◆ **Saved data entries**:

———

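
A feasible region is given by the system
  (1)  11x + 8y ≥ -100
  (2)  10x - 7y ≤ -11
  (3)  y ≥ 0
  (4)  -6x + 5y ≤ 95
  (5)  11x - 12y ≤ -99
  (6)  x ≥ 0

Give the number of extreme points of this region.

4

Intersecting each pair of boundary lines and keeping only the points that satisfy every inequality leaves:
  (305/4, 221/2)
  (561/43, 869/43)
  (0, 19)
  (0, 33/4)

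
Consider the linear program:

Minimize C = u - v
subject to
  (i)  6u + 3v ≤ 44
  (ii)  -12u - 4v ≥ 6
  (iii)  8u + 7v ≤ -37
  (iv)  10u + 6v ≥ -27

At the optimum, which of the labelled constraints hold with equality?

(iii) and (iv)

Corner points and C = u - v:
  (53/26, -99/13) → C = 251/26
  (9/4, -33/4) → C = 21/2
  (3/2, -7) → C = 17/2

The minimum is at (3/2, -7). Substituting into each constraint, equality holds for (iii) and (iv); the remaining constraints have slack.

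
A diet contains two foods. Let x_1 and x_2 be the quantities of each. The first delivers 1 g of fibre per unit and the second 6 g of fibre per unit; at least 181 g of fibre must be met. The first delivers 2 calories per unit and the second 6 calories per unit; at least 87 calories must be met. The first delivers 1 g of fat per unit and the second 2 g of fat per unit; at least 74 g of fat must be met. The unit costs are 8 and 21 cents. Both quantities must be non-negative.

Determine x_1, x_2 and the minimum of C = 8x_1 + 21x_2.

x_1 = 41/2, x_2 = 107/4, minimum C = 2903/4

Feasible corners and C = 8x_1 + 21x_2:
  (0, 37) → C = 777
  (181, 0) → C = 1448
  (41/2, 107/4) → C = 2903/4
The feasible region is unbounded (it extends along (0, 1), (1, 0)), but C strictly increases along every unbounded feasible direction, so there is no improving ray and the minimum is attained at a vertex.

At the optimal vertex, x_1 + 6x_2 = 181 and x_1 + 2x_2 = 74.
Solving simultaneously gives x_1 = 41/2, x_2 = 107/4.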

———

◆ **Assigned task**: Exact reproduction is required. Give the lines of the data from its first line through the line containing "A diet contains", and no others.

◆ **Task output**:
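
A feasible region is given by the system
  (1)  11x + 8y ≥ -100
  (2)  10x - 7y ≤ -11
  (3)  y ≥ 0
  (4)  -6x + 5y ≤ 95
  (5)  11x - 12y ≤ -99
  (6)  x ≥ 0

Give the number of extreme points of this region.

4

Intersecting each pair of boundary lines and keeping only the points that satisfy every inequality leaves:
  (305/4, 221/2)
  (561/43, 869/43)
  (0, 19)
  (0, 33/4)

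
Consider the linear program:

Minimize C = u - v
subject to
  (i)  6u + 3v ≤ 44
  (ii)  -12u - 4v ≥ 6
  (iii)  8u + 7v ≤ -37
  (iv)  10u + 6v ≥ -27

At the optimum, which of the labelled constraints hold with equality?

(iii) and (iv)

Corner points and C = u - v:
  (53/26, -99/13) → C = 251/26
  (9/4, -33/4) → C = 21/2
  (3/2, -7) → C = 17/2

The minimum is at (3/2, -7). Substituting into each constraint, equality holds for (iii) and (iv); the remaining constraints have slack.

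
A diet contains two foods. Let x_1 and x_2 be the quantities of each. The first delivers 1 g of fibre per unit and the second 6 g of fibre per unit; at least 181 g of fibre must be met. The first delivers 2 calories per unit and the second 6 calories per unit; at least 87 calories must be met. The first delivers 1 g of fat per unit and the second 2 g of fat per unit; at least 74 g of fat must be met. The unit costs are 8 and 21 cents. Both quantities must be non-negative.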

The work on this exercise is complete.